Records for the task
---

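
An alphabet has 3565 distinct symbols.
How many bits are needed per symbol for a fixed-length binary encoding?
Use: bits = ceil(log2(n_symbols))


log2(3565) = 11.7997
Bracket: 2^11 = 2048 < 3565 <= 2^12 = 4096
So ceil(log2(3565)) = 12

bits = ceil(log2(3565)) = ceil(11.7997) = 12 bits


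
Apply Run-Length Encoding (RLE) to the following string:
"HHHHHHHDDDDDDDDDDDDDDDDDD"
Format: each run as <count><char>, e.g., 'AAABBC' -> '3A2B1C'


Scanning runs left to right:
  i=0: run of 'H' x 7 -> '7H'
  i=7: run of 'D' x 18 -> '18D'

RLE = 7H18D


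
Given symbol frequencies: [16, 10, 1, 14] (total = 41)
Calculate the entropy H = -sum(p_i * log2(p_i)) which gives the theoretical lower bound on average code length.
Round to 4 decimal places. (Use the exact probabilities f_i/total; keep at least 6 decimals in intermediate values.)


Per-symbol terms -p_i * log2(p_i) with p_i = f_i/41:
  p = 16/41 = 0.390244: log2(p) = -1.357552, -p*log2(p) = 0.529776
  p = 10/41 = 0.243902: log2(p) = -2.035624, -p*log2(p) = 0.496494
  p = 1/41 = 0.024390: log2(p) = -5.357552, -p*log2(p) = 0.130672
  p = 14/41 = 0.341463: log2(p) = -1.550197, -p*log2(p) = 0.529336
H = 0.529776 + 0.496494 + 0.130672 + 0.529336 = 1.686278

H = 1.6863 bits/symbol


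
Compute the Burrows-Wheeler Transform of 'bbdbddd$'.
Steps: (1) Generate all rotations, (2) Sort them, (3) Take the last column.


Rotations (sorted):
  0: $bbdbddd -> last char: d
  1: bbdbddd$ -> last char: $
  2: bdbddd$b -> last char: b
  3: bddd$bbd -> last char: d
  4: d$bbdbdd -> last char: d
  5: dbddd$bb -> last char: b
  6: dd$bbdbd -> last char: d
  7: ddd$bbdb -> last char: b


BWT = d$bddbdb


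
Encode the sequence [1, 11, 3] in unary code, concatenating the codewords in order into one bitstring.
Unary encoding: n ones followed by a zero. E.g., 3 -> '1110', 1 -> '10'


Encode each number as n ones followed by a terminating 0:
  1 -> 10 (2 bits)
  11 -> 111111111110 (12 bits)
  3 -> 1110 (4 bits)
Total length = 2 + 12 + 4 = 18 bits.

Unary([1, 11, 3]) = 101111111111101110 (18 bits)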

---

What the task requires
Each record shown above must be reproduced exactly.

Answer box
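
An alphabet has 3565 distinct symbols.
How many bits are needed per symbol for a fixed-length binary encoding?
Use: bits = ceil(log2(n_symbols))


log2(3565) = 11.7997
Bracket: 2^11 = 2048 < 3565 <= 2^12 = 4096
So ceil(log2(3565)) = 12

bits = ceil(log2(3565)) = ceil(11.7997) = 12 bits


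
Apply Run-Length Encoding (RLE) to the following string:
"HHHHHHHDDDDDDDDDDDDDDDDDD"
Format: each run as <count><char>, e.g., 'AAABBC' -> '3A2B1C'


Scanning runs left to right:
  i=0: run of 'H' x 7 -> '7H'
  i=7: run of 'D' x 18 -> '18D'

RLE = 7H18D


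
Given symbol frequencies: [16, 10, 1, 14] (total = 41)
Calculate the entropy H = -sum(p_i * log2(p_i)) which gives the theoretical lower bound on average code length.
Round to 4 decimal places. (Use the exact probabilities f_i/total; keep at least 6 decimals in intermediate values.)


Per-symbol terms -p_i * log2(p_i) with p_i = f_i/41:
  p = 16/41 = 0.390244: log2(p) = -1.357552, -p*log2(p) = 0.529776
  p = 10/41 = 0.243902: log2(p) = -2.035624, -p*log2(p) = 0.496494
  p = 1/41 = 0.024390: log2(p) = -5.357552, -p*log2(p) = 0.130672
  p = 14/41 = 0.341463: log2(p) = -1.550197, -p*log2(p) = 0.529336
H = 0.529776 + 0.496494 + 0.130672 + 0.529336 = 1.686278

H = 1.6863 bits/symbol


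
Compute the Burrows-Wheeler Transform of 'bbdbddd$'.
Steps: (1) Generate all rotations, (2) Sort them, (3) Take the last column.


Rotations (sorted):
  0: $bbdbddd -> last char: d
  1: bbdbddd$ -> last char: $
  2: bdbddd$b -> last char: b
  3: bddd$bbd -> last char: d
  4: d$bbdbdd -> last char: d
  5: dbddd$bb -> last char: b
  6: dd$bbdbd -> last char: d
  7: ddd$bbdb -> last char: b


BWT = d$bddbdb


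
Encode the sequence [1, 11, 3] in unary code, concatenating the codewords in order into one bitstring.
Unary encoding: n ones followed by a zero. E.g., 3 -> '1110', 1 -> '10'


Encode each number as n ones followed by a terminating 0:
  1 -> 10 (2 bits)
  11 -> 111111111110 (12 bits)
  3 -> 1110 (4 bits)
Total length = 2 + 12 + 4 = 18 bits.

Unary([1, 11, 3]) = 101111111111101110 (18 bits)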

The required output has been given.